Work item ▸ Write out the entries again. Match each one exactly.

Information provided ▸
┄┄┄┄┄┄

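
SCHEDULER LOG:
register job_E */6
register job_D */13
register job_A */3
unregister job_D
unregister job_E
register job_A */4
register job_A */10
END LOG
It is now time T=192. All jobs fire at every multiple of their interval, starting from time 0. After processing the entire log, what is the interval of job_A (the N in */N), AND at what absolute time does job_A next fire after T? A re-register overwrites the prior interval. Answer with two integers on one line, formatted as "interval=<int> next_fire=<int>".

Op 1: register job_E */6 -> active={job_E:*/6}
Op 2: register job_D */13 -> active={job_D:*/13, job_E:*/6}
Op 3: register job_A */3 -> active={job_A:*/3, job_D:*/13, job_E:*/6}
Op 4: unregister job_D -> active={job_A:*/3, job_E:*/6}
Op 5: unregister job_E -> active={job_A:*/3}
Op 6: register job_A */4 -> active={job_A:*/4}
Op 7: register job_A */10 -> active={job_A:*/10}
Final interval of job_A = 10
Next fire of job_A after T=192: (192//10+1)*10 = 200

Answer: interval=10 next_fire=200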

┄┄┄┄┄┄

Task answer ▸
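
SCHEDULER LOG:
register job_E */6
register job_D */13
register job_A */3
unregister job_D
unregister job_E
register job_A */4
register job_A */10
END LOG
It is now time T=192. All jobs fire at every multiple of their interval, starting from time 0. After processing the entire log, what is the interval of job_A (the N in */N), AND at what absolute time does job_A next fire after T? A re-register overwrites the prior interval. Answer with two integers on one line, formatted as "interval=<int> next_fire=<int>".

Op 1: register job_E */6 -> active={job_E:*/6}
Op 2: register job_D */13 -> active={job_D:*/13, job_E:*/6}
Op 3: register job_A */3 -> active={job_A:*/3, job_D:*/13, job_E:*/6}
Op 4: unregister job_D -> active={job_A:*/3, job_E:*/6}
Op 5: unregister job_E -> active={job_A:*/3}
Op 6: register job_A */4 -> active={job_A:*/4}
Op 7: register job_A */10 -> active={job_A:*/10}
Final interval of job_A = 10
Next fire of job_A after T=192: (192//10+1)*10 = 200

Answer: interval=10 next_fire=200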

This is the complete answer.